(Dataset entries)
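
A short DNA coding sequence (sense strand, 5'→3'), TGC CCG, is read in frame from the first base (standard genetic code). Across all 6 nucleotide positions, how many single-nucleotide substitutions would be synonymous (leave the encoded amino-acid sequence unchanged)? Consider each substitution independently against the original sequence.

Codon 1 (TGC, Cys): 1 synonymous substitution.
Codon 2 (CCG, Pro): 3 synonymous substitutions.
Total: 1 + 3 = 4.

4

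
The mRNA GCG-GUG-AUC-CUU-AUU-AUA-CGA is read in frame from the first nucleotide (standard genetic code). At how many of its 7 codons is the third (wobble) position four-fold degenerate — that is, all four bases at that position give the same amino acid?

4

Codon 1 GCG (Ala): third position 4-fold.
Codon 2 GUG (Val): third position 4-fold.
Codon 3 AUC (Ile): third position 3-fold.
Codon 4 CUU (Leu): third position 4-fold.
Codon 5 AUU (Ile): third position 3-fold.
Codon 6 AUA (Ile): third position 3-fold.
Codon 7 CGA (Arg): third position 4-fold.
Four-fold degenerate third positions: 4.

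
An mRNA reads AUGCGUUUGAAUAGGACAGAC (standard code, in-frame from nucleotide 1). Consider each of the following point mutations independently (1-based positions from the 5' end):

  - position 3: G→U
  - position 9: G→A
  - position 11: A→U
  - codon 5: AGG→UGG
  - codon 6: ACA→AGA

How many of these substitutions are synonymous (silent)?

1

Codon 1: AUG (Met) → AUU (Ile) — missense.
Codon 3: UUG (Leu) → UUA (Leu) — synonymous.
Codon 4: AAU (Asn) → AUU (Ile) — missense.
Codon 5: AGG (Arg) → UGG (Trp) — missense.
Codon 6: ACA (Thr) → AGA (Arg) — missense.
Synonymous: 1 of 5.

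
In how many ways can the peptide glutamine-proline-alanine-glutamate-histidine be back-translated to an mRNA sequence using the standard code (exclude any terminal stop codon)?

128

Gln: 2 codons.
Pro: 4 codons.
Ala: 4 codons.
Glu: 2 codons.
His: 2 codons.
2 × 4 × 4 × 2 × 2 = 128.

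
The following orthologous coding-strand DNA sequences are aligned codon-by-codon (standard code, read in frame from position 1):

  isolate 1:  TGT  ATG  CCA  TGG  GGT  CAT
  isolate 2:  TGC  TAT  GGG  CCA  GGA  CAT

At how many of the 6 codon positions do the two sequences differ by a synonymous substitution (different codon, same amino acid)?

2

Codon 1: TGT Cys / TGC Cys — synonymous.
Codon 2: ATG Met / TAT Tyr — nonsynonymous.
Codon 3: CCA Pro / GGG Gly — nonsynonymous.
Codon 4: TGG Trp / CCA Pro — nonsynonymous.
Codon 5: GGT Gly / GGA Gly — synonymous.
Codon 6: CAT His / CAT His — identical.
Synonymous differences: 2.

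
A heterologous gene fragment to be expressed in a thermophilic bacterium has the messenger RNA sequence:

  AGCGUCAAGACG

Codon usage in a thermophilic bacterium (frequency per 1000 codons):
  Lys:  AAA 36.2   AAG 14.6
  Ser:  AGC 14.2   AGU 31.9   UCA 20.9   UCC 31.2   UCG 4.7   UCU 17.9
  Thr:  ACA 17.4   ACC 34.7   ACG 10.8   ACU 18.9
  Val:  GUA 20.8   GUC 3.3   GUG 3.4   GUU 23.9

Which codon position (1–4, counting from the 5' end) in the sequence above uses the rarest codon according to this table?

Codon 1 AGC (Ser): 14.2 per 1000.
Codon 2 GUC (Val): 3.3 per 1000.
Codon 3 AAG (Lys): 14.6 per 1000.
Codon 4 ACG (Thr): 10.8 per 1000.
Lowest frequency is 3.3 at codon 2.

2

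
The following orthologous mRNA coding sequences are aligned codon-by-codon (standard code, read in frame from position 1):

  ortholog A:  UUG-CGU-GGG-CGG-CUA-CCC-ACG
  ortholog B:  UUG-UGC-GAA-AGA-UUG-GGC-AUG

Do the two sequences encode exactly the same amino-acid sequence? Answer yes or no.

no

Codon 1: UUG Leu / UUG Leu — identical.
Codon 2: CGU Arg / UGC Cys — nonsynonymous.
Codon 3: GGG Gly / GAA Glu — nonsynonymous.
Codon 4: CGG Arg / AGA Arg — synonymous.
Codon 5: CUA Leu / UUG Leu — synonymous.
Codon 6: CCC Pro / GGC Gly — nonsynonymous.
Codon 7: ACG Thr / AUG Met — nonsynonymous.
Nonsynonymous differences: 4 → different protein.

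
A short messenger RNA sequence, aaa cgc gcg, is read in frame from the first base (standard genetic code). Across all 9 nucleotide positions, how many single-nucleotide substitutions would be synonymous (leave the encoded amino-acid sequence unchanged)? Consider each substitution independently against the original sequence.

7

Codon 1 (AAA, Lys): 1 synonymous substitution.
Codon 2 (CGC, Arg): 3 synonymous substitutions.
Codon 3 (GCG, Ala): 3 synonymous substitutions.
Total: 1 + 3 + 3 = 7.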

## YOUR OBJECTIVE
What lines above hold the word "aligned"? List them all.

## ANSWER AREA
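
The following orthologous coding-strand DNA sequences are aligned codon-by-codon (standard code, read in frame from position 1):
The following orthologous mRNA coding sequences are aligned codon-by-codon (standard code, read in frame from position 1):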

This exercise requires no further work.